▶ _WORK INSTRUCTION_:
The expected response is a copy of every line in the entries below that includes the word "xmlns".

Data extracted from a collection

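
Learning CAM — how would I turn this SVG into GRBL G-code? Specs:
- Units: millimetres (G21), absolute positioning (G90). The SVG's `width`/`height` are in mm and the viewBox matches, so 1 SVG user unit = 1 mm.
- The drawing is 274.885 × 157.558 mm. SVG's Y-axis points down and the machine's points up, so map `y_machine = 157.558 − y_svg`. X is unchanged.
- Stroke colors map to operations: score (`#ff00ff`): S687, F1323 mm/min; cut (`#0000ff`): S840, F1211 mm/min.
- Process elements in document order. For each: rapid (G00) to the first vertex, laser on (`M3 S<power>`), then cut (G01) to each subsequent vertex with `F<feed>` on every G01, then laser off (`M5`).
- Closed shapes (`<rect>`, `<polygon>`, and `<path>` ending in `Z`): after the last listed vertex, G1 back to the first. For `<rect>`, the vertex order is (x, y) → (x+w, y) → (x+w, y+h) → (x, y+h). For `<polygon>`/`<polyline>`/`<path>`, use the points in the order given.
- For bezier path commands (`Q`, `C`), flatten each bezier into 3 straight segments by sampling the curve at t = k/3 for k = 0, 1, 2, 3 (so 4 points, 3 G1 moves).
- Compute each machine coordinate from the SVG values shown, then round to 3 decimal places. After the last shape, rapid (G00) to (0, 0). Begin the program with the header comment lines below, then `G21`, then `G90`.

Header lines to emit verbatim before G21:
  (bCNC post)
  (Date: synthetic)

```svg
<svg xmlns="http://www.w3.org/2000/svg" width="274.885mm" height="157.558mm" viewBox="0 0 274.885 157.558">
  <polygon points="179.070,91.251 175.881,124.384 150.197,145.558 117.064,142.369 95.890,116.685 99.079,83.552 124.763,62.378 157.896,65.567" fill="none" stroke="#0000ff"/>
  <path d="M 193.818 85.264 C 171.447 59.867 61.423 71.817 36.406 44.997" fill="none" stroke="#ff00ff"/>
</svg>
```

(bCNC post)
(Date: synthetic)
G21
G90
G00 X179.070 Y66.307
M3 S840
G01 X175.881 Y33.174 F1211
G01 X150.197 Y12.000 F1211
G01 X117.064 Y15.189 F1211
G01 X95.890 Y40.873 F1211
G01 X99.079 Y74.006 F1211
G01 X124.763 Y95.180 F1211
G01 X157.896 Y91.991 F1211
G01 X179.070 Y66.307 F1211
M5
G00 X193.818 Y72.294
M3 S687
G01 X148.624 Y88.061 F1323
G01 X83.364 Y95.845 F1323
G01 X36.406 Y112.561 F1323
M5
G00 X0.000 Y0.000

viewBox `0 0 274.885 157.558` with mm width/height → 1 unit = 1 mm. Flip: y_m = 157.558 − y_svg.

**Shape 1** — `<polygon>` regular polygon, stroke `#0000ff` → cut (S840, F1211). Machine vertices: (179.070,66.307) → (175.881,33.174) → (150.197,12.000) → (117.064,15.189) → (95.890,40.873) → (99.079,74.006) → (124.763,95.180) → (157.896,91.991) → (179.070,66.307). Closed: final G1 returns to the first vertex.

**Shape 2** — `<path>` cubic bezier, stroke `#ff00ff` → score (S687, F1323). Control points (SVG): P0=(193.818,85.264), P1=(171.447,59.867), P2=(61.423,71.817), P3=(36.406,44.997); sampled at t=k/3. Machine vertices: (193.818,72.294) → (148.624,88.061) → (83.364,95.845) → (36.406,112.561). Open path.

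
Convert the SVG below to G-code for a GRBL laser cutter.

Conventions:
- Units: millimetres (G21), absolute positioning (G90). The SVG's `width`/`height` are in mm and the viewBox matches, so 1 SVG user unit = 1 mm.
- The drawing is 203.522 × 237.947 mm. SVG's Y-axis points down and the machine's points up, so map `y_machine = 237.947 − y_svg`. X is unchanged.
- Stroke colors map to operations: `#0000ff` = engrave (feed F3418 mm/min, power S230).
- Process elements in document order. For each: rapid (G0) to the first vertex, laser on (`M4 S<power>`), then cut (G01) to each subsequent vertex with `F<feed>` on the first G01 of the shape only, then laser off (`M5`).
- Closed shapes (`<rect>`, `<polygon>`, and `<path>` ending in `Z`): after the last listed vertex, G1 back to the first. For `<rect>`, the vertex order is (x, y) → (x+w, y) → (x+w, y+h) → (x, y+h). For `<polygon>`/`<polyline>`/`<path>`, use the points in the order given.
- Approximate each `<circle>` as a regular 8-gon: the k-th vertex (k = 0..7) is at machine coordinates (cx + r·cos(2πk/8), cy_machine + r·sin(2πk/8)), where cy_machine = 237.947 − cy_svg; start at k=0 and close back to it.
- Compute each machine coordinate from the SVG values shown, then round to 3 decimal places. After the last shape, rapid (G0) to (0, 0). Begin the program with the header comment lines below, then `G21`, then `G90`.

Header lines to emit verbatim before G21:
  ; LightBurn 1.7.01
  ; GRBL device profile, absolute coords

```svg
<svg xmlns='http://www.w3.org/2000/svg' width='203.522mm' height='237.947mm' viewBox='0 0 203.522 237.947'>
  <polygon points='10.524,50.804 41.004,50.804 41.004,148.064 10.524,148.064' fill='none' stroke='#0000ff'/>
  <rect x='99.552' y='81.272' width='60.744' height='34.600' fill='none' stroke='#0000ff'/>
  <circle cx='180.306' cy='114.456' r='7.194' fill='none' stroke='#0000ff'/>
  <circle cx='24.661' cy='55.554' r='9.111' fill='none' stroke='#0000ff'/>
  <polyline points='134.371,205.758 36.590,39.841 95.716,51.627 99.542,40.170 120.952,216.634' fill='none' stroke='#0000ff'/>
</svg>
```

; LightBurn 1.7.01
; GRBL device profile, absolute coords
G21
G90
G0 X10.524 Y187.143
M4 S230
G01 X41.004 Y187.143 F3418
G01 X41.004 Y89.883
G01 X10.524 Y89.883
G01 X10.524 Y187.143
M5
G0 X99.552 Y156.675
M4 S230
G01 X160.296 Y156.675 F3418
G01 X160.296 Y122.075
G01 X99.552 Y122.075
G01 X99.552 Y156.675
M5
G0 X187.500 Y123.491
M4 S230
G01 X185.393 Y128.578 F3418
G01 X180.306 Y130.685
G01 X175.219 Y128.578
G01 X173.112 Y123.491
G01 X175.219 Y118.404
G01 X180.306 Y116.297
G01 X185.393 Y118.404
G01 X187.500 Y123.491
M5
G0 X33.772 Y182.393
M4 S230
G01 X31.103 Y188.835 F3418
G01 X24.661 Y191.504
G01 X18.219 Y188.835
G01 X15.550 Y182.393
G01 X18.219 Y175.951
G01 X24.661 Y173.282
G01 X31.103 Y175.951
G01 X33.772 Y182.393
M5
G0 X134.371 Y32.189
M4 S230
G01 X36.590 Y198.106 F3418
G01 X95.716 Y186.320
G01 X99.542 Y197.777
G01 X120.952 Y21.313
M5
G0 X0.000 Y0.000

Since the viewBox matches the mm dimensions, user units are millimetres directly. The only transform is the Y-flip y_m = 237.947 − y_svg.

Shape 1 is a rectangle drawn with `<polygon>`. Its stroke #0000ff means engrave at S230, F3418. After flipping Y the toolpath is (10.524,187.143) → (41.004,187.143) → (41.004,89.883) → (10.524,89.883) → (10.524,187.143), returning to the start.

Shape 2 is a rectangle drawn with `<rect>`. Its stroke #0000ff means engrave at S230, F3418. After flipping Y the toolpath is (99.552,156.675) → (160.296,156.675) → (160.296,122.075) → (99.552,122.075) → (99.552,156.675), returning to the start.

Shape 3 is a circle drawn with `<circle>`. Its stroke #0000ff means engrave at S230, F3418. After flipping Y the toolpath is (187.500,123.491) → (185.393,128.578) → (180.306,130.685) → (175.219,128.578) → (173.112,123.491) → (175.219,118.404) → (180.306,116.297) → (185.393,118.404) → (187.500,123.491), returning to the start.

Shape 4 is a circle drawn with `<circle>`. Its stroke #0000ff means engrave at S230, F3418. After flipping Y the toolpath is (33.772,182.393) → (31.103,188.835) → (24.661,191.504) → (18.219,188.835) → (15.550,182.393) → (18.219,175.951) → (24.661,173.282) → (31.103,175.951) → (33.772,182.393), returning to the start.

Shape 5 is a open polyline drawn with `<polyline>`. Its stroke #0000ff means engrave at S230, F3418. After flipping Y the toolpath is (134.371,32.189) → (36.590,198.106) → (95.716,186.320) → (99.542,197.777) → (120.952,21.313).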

▶ _EXPECTED ANSWER_:
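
<svg xmlns="http://www.w3.org/2000/svg" width="274.885mm" height="157.558mm" viewBox="0 0 274.885 157.558">
<svg xmlns='http://www.w3.org/2000/svg' width='203.522mm' height='237.947mm' viewBox='0 0 203.522 237.947'>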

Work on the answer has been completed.